All of the records should be given again verbatim.
*** Opening of Provided entries ***
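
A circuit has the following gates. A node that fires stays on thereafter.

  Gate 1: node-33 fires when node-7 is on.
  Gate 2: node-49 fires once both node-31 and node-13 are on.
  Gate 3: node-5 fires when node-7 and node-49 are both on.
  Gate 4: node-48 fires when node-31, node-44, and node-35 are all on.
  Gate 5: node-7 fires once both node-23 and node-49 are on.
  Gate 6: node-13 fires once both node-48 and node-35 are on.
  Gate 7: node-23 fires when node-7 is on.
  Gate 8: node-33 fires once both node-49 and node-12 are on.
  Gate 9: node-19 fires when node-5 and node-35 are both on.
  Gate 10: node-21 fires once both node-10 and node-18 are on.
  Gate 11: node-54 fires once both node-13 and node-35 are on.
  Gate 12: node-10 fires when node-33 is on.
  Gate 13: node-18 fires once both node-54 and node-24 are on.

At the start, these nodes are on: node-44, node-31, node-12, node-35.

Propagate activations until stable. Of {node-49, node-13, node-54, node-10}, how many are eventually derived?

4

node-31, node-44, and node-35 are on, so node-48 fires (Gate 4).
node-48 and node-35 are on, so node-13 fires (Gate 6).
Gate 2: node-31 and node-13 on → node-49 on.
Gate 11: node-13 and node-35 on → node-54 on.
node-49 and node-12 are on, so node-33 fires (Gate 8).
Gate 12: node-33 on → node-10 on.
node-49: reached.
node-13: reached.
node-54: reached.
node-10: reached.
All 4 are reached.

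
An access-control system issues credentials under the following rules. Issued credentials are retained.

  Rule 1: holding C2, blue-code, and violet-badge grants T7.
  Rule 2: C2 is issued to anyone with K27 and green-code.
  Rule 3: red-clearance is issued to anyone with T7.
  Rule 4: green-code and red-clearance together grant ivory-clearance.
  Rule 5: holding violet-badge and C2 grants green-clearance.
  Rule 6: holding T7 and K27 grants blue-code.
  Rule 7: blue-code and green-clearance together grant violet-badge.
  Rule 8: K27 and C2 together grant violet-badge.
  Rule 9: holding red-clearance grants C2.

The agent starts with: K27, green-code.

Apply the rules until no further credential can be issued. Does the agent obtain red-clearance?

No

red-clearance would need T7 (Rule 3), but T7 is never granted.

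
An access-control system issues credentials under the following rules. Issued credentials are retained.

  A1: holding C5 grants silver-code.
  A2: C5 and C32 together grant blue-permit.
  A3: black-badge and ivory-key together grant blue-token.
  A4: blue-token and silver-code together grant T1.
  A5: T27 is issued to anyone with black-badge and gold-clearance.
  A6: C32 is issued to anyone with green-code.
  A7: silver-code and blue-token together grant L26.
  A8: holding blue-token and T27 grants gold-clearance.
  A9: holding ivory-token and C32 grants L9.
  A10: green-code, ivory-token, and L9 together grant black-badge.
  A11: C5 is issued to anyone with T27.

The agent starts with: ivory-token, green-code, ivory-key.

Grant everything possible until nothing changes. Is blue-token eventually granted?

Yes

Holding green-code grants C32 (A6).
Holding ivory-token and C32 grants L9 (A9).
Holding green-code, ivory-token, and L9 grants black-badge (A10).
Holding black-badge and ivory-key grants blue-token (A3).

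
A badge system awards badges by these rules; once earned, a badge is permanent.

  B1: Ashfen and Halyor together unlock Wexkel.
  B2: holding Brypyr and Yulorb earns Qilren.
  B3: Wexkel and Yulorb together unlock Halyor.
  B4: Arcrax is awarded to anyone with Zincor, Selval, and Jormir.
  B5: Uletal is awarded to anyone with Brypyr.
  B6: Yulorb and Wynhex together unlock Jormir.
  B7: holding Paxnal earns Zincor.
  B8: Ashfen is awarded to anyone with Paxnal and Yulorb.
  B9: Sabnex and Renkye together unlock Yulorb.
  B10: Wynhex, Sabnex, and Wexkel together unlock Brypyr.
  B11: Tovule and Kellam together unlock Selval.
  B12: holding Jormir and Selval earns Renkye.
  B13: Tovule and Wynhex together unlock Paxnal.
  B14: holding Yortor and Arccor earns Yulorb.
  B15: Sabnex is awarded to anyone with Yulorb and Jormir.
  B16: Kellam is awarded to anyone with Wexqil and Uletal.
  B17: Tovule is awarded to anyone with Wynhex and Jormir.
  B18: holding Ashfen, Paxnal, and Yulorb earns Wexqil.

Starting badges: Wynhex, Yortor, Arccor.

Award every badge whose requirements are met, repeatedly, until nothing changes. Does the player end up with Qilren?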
*** Close of Provided entries ***
Exercise solution:
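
A circuit has the following gates. A node that fires stays on thereafter.

  Gate 1: node-33 fires when node-7 is on.
  Gate 2: node-49 fires once both node-31 and node-13 are on.
  Gate 3: node-5 fires when node-7 and node-49 are both on.
  Gate 4: node-48 fires when node-31, node-44, and node-35 are all on.
  Gate 5: node-7 fires once both node-23 and node-49 are on.
  Gate 6: node-13 fires once both node-48 and node-35 are on.
  Gate 7: node-23 fires when node-7 is on.
  Gate 8: node-33 fires once both node-49 and node-12 are on.
  Gate 9: node-19 fires when node-5 and node-35 are both on.
  Gate 10: node-21 fires once both node-10 and node-18 are on.
  Gate 11: node-54 fires once both node-13 and node-35 are on.
  Gate 12: node-10 fires when node-33 is on.
  Gate 13: node-18 fires once both node-54 and node-24 are on.

At the start, these nodes are on: node-44, node-31, node-12, node-35.

Propagate activations until stable. Of {node-49, node-13, node-54, node-10}, how many are eventually derived?

4

node-31, node-44, and node-35 are on, so node-48 fires (Gate 4).
node-48 and node-35 are on, so node-13 fires (Gate 6).
Gate 2: node-31 and node-13 on → node-49 on.
Gate 11: node-13 and node-35 on → node-54 on.
node-49 and node-12 are on, so node-33 fires (Gate 8).
Gate 12: node-33 on → node-10 on.
node-49: reached.
node-13: reached.
node-54: reached.
node-10: reached.
All 4 are reached.

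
An access-control system issues credentials under the following rules. Issued credentials are retained.

  Rule 1: holding C2, blue-code, and violet-badge grants T7.
  Rule 2: C2 is issued to anyone with K27 and green-code.
  Rule 3: red-clearance is issued to anyone with T7.
  Rule 4: green-code and red-clearance together grant ivory-clearance.
  Rule 5: holding violet-badge and C2 grants green-clearance.
  Rule 6: holding T7 and K27 grants blue-code.
  Rule 7: blue-code and green-clearance together grant violet-badge.
  Rule 8: K27 and C2 together grant violet-badge.
  Rule 9: holding red-clearance grants C2.

The agent starts with: K27, green-code.

Apply the rules until no further credential can be issued. Does the agent obtain red-clearance?

No

red-clearance would need T7 (Rule 3), but T7 is never granted.

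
An access-control system issues credentials under the following rules. Issued credentials are retained.

  A1: holding C5 grants silver-code.
  A2: C5 and C32 together grant blue-permit.
  A3: black-badge and ivory-key together grant blue-token.
  A4: blue-token and silver-code together grant T1.
  A5: T27 is issued to anyone with black-badge and gold-clearance.
  A6: C32 is issued to anyone with green-code.
  A7: silver-code and blue-token together grant L26.
  A8: holding blue-token and T27 grants gold-clearance.
  A9: holding ivory-token and C32 grants L9.
  A10: green-code, ivory-token, and L9 together grant black-badge.
  A11: C5 is issued to anyone with T27.

The agent starts with: ivory-token, green-code, ivory-key.

Grant everything possible until nothing changes. Is blue-token eventually granted?

Yes

Holding green-code grants C32 (A6).
Holding ivory-token and C32 grants L9 (A9).
Holding green-code, ivory-token, and L9 grants black-badge (A10).
Holding black-badge and ivory-key grants blue-token (A3).

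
A badge system awards badges by these rules; once earned, a badge is permanent.

  B1: Ashfen and Halyor together unlock Wexkel.
  B2: holding Brypyr and Yulorb earns Qilren.
  B3: Wexkel and Yulorb together unlock Halyor.
  B4: Arcrax is awarded to anyone with Zincor, Selval, and Jormir.
  B5: Uletal is awarded to anyone with Brypyr.
  B6: Yulorb and Wynhex together unlock Jormir.
  B7: holding Paxnal earns Zincor.
  B8: Ashfen is awarded to anyone with Paxnal and Yulorb.
  B9: Sabnex and Renkye together unlock Yulorb.
  B10: Wynhex, Sabnex, and Wexkel together unlock Brypyr.
  B11: Tovule and Kellam together unlock Selval.
  B12: holding Jormir and Selval earns Renkye.
  B13: Tovule and Wynhex together unlock Paxnal.
  B14: holding Yortor and Arccor earns Yulorb.
  B15: Sabnex is awarded to anyone with Yulorb and Jormir.
  B16: Kellam is awarded to anyone with Wexqil and Uletal.
  B17: Tovule is awarded to anyone with Wynhex and Jormir.
  B18: holding Ashfen, Paxnal, and Yulorb earns Wexqil.

Starting badges: Wynhex, Yortor, Arccor.

Award every badge whose requirements are met, repeatedly, until nothing changes. Does the player end up with Qilren?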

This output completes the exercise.